**What you need to do:** Nothing but the lines from the one containing "Evaluate 1/(D +" through the end of the entries should be set down, each exactly as written.

**Data for processing:**
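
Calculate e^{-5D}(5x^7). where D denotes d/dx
5 x^{7} - 175 x^{6} + 2625 x^{5} - 21875 x^{4} + 109375 x^{3} - 328125 x^{2} + 546875 x - 390625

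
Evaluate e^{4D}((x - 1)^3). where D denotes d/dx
x^{3} + 9 x^{2} + 27 x + 27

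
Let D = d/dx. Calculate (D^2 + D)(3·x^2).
6 x + 6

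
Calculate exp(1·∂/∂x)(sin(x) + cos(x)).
\sqrt{2} \sin{\left(x + \frac{\pi}{4} + 1 \right)}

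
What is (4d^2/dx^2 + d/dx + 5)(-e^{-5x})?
- 100 e^{- 5 x}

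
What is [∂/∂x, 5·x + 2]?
5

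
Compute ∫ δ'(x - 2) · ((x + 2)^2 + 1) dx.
-8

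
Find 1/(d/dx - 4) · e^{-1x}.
- \frac{e^{- x}}{5}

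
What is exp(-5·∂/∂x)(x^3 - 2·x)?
x^{3} - 15 x^{2} + 73 x - 115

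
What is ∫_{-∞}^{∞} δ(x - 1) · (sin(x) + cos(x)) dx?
\cos{\left(1 \right)} + \sin{\left(1 \right)}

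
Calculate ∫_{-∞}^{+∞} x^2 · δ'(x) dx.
0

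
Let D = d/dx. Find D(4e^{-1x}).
- 4 e^{- x}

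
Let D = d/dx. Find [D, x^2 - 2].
2 x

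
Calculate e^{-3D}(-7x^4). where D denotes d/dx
- 7 x^{4} + 84 x^{3} - 378 x^{2} + 756 x - 567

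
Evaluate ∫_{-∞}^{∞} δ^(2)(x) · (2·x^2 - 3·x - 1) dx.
4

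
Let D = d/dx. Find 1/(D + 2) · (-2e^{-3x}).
2 e^{- 3 x}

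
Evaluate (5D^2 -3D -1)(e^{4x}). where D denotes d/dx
67 e^{4 x}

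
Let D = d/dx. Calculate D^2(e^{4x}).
16 e^{4 x}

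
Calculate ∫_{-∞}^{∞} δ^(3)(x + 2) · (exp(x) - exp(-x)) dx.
- 2 \cosh{\left(2 \right)}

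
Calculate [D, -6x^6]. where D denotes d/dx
- 36 x^{5}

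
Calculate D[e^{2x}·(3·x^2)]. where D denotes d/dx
6 x \left(x + 1\right) e^{2 x}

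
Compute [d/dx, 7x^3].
21 x^{2}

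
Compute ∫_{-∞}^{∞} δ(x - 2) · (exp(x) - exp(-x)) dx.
2 \sinh{\left(2 \right)}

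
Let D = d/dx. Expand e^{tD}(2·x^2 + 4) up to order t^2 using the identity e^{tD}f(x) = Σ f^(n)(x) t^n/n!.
2 t^{2} + 4 t x + 2 x^{2} + 4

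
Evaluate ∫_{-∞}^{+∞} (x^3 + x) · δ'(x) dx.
-1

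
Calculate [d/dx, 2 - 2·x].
-2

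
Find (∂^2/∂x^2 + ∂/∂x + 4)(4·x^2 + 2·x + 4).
16 x^{2} + 16 x + 26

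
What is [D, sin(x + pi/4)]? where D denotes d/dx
\cos{\left(x + \frac{\pi}{4} \right)}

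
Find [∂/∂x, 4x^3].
12 x^{2}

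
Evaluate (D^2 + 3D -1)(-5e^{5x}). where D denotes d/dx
- 195 e^{5 x}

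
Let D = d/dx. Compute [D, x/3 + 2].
\frac{1}{3}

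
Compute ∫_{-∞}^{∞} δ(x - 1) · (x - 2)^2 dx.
1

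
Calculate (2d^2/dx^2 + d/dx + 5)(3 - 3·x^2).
- 15 x^{2} - 6 x + 3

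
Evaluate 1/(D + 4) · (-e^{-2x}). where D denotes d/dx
- \frac{e^{- 2 x}}{2}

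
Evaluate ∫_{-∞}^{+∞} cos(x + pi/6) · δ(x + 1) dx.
\sin{\left(1 + \frac{\pi}{3} \right)}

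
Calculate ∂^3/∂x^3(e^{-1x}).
- e^{- x}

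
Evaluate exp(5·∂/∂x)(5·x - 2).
5 x + 23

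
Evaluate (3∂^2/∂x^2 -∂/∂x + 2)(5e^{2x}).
60 e^{2 x}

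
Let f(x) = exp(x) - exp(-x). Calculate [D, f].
2 \cosh{\left(x \right)}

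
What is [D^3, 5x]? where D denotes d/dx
15D^{2}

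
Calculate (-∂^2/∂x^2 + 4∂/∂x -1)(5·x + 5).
15 - 5 x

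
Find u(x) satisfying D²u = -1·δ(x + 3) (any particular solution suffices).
-\frac{|x + 3|}{2}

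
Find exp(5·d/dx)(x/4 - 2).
\frac{x}{4} - \frac{3}{4}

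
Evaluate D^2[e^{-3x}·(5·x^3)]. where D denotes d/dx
15 x \left(3 x^{2} - 6 x + 2\right) e^{- 3 x}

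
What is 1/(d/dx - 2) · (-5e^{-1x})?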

**Finished task:**
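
Evaluate 1/(D + 4) · (-e^{-2x}). where D denotes d/dx
- \frac{e^{- 2 x}}{2}

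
Evaluate ∫_{-∞}^{+∞} cos(x + pi/6) · δ(x + 1) dx.
\sin{\left(1 + \frac{\pi}{3} \right)}

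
Calculate ∂^3/∂x^3(e^{-1x}).
- e^{- x}

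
Evaluate exp(5·∂/∂x)(5·x - 2).
5 x + 23

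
Evaluate (3∂^2/∂x^2 -∂/∂x + 2)(5e^{2x}).
60 e^{2 x}

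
Let f(x) = exp(x) - exp(-x). Calculate [D, f].
2 \cosh{\left(x \right)}

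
What is [D^3, 5x]? where D denotes d/dx
15D^{2}

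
Calculate (-∂^2/∂x^2 + 4∂/∂x -1)(5·x + 5).
15 - 5 x

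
Find u(x) satisfying D²u = -1·δ(x + 3) (any particular solution suffices).
-\frac{|x + 3|}{2}

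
Find exp(5·d/dx)(x/4 - 2).
\frac{x}{4} - \frac{3}{4}

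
Evaluate D^2[e^{-3x}·(5·x^3)]. where D denotes d/dx
15 x \left(3 x^{2} - 6 x + 2\right) e^{- 3 x}

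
What is 1/(d/dx - 2) · (-5e^{-1x})?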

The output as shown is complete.